* [Stored items]:
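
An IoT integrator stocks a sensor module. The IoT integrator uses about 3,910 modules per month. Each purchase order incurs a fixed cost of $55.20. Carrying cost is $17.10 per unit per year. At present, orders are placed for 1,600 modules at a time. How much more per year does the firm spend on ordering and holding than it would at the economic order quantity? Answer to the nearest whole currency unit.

Extra cost ≈ $5,887 per year

Annual demand D = 3,910 × 12 = 46,920.
EOQ = √(2DS/H) = √(2 × 46,920 × 55.2 / 17.1) ≈ 550.38.
Cost at Q* = (D/Q*)S + (Q*/2)H = √(2DSH) ≈ $9,411.56.
Cost at Q = 1,600: (46,920/1,600)×55.2 + (1,600/2)×17.1 = $1,618.74 + $13,680.00 = $15,298.74.
Excess = $15,298.74 − $9,411.56 = $5,887.18.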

* [Work item]:
Return every record, leaving each line exactly as it was given.

* [Written answer]:
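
An IoT integrator stocks a sensor module. The IoT integrator uses about 3,910 modules per month. Each purchase order incurs a fixed cost of $55.20. Carrying cost is $17.10 per unit per year. At present, orders are placed for 1,600 modules at a time. How much more per year does the firm spend on ordering and holding than it would at the economic order quantity? Answer to the nearest whole currency unit.

Extra cost ≈ $5,887 per year

Annual demand D = 3,910 × 12 = 46,920.
EOQ = √(2DS/H) = √(2 × 46,920 × 55.2 / 17.1) ≈ 550.38.
Cost at Q* = (D/Q*)S + (Q*/2)H = √(2DSH) ≈ $9,411.56.
Cost at Q = 1,600: (46,920/1,600)×55.2 + (1,600/2)×17.1 = $1,618.74 + $13,680.00 = $15,298.74.
Excess = $15,298.74 − $9,411.56 = $5,887.18.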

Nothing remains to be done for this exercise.